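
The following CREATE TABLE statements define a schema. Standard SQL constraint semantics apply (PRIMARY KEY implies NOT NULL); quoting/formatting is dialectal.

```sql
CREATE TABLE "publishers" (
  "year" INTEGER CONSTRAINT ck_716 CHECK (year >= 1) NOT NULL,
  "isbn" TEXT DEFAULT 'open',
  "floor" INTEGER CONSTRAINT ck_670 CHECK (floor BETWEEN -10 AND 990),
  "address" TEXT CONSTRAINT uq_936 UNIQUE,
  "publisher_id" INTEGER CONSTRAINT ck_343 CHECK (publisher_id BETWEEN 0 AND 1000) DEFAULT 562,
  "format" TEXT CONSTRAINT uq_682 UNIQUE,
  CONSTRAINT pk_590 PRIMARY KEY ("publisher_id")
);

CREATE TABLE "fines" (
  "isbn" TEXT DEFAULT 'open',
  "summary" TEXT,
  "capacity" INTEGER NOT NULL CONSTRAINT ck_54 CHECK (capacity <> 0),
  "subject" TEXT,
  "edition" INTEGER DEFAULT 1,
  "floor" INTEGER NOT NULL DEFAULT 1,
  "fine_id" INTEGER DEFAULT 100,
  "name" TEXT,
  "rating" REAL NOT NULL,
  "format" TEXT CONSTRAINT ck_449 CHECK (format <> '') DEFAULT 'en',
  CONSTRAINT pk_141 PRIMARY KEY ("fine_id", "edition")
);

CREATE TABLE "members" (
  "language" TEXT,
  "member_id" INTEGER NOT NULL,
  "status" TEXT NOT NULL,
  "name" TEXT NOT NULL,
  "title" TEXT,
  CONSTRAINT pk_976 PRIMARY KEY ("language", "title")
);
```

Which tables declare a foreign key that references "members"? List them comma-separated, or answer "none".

No REFERENCES clause anywhere in the schema names members.

none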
==========
> **Problem description**
Lines of the listing above that contain the word "PRIMARY" should all be returned.

> **Solution to this exercise**
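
The following CREATE TABLE statements define a schema. Standard SQL constraint semantics apply (PRIMARY KEY implies NOT NULL); quoting/formatting is dialectal.
  CONSTRAINT pk_590 PRIMARY KEY ("publisher_id")
  CONSTRAINT pk_141 PRIMARY KEY ("fine_id", "edition")
  CONSTRAINT pk_976 PRIMARY KEY ("language", "title")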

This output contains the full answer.